What you are asked to do:
Count the lines below that contain the word "vertices". Give only the number.

(Beginning of The data)

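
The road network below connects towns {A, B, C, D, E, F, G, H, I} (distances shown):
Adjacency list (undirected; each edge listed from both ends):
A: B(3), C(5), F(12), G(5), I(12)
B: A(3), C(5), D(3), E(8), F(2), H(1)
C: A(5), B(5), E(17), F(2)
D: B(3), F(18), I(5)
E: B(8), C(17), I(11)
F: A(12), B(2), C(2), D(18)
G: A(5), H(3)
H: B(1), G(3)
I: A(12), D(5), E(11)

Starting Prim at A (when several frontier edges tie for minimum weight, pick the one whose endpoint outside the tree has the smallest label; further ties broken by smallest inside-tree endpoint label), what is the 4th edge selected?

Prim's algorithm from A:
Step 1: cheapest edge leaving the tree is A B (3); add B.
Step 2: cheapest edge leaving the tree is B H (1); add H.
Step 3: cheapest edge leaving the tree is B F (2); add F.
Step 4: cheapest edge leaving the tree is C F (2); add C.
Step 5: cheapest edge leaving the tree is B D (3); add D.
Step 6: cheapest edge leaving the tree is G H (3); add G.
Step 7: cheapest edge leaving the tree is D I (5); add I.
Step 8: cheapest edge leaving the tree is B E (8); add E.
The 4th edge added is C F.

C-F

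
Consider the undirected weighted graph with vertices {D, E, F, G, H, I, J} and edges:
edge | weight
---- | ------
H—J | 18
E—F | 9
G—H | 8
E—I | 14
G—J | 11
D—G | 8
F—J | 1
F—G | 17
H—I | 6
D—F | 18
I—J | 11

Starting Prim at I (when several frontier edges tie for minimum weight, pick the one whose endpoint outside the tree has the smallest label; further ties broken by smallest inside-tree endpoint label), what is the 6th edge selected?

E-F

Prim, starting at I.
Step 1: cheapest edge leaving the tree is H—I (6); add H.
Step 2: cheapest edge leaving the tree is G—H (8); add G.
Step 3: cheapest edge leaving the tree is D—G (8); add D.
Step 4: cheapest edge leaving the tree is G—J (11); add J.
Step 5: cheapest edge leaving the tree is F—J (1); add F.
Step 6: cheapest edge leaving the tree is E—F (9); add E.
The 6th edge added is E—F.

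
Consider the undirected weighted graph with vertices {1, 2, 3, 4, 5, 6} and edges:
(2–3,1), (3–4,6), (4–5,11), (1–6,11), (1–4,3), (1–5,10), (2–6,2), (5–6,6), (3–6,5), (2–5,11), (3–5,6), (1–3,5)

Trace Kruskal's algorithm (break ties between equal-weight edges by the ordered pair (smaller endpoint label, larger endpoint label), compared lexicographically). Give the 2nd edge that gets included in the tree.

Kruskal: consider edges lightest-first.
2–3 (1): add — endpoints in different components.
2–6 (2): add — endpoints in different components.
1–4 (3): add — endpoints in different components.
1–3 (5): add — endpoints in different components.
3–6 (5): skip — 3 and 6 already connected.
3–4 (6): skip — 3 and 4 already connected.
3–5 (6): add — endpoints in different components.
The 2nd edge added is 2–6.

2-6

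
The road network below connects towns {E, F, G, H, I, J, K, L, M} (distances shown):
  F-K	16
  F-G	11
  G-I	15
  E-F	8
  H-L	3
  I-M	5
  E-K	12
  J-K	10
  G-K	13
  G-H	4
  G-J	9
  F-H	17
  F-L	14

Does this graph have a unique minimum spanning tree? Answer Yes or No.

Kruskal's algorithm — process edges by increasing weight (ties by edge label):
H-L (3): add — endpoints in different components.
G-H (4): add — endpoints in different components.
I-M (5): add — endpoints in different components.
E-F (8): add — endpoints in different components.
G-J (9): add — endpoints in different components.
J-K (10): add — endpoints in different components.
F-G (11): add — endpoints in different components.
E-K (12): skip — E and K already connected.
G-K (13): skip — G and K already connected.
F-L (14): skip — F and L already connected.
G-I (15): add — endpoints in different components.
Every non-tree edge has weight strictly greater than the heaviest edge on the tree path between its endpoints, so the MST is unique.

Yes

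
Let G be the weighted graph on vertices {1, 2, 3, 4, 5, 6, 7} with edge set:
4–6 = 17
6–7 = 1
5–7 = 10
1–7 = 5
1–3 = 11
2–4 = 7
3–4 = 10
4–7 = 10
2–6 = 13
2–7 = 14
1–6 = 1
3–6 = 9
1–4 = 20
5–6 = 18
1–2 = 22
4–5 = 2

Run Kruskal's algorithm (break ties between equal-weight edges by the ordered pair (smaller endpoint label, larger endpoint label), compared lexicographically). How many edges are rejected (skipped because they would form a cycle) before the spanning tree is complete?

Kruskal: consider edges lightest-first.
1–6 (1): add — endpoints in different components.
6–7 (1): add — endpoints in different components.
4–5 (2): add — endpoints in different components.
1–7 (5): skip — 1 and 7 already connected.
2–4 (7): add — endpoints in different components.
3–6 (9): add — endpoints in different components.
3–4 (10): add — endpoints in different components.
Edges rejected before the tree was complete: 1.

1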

(End of The data)
(Beginning of The data)

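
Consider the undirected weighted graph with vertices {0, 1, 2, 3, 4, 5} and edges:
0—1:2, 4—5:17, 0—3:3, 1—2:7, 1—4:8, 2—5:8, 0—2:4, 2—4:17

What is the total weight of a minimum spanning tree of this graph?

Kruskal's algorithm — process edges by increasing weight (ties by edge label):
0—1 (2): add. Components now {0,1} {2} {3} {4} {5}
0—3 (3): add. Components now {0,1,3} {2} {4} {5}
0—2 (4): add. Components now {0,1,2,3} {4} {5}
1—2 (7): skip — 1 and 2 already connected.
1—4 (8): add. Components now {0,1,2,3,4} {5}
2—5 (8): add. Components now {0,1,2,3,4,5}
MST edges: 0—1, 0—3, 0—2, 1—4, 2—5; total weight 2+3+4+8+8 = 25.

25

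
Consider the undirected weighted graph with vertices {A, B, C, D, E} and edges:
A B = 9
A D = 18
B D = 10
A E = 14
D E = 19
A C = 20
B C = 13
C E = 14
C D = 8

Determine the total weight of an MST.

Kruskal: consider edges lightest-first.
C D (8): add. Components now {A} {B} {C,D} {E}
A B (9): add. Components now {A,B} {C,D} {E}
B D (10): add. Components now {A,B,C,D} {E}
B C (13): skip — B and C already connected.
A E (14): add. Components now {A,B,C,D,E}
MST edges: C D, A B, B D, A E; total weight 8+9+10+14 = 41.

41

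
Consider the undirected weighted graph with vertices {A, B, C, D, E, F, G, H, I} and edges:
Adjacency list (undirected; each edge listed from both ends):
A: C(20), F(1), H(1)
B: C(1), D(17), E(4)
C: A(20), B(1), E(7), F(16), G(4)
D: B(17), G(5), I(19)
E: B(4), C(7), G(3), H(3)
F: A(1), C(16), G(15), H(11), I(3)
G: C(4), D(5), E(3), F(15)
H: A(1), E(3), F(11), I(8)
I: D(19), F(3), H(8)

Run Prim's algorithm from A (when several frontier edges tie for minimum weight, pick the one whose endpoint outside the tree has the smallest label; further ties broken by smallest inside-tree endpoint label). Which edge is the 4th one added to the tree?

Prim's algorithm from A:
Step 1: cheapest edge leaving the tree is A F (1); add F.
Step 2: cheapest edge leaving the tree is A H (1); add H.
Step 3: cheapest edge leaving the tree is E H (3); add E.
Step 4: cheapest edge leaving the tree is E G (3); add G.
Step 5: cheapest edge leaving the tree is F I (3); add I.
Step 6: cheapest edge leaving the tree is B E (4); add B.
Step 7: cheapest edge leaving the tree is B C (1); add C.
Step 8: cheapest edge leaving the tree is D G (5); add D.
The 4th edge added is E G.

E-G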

(End of The data)

Solution:
6